Segment Start: Records for the exercise

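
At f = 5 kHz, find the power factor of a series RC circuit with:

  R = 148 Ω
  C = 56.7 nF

Step 1 — Angular frequency: ω = 2π·f = 2π·5000 = 3.142e+04 rad/s.
Step 2 — Component impedances:
  R: Z = R = 148 Ω
  C: Z = 1/(jωC) = -j/(ω·C) = 0 - j561.4 Ω
Step 3 — Series combination: Z_total = R + C = 148 - j561.4 Ω = 580.6∠-75.2° Ω.
Step 4 — Power factor: PF = cos(φ) = Re(Z)/|Z| = 148/580.6 = 0.2549.
Step 5 — Type: Im(Z) = -561.4 ⇒ leading (phase φ = -75.2°).

PF = 0.2549 (leading, φ = -75.2°)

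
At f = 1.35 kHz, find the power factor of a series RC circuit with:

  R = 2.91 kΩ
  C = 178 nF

Step 1 — Angular frequency: ω = 2π·f = 2π·1350 = 8482 rad/s.
Step 2 — Component impedances:
  R: Z = R = 2910 Ω
  C: Z = 1/(jωC) = -j/(ω·C) = 0 - j662.3 Ω
Step 3 — Series combination: Z_total = R + C = 2910 - j662.3 Ω = 2984∠-12.8° Ω.
Step 4 — Power factor: PF = cos(φ) = Re(Z)/|Z| = 2910/2984.4 = 0.9751.
Step 5 — Type: Im(Z) = -662.3 ⇒ leading (phase φ = -12.8°).

PF = 0.9751 (leading, φ = -12.8°)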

Segment End: Records for the exercise

## Your assignment
Find out how many lines of the listing above include the word "with", and give that number alone.

## Written answer
2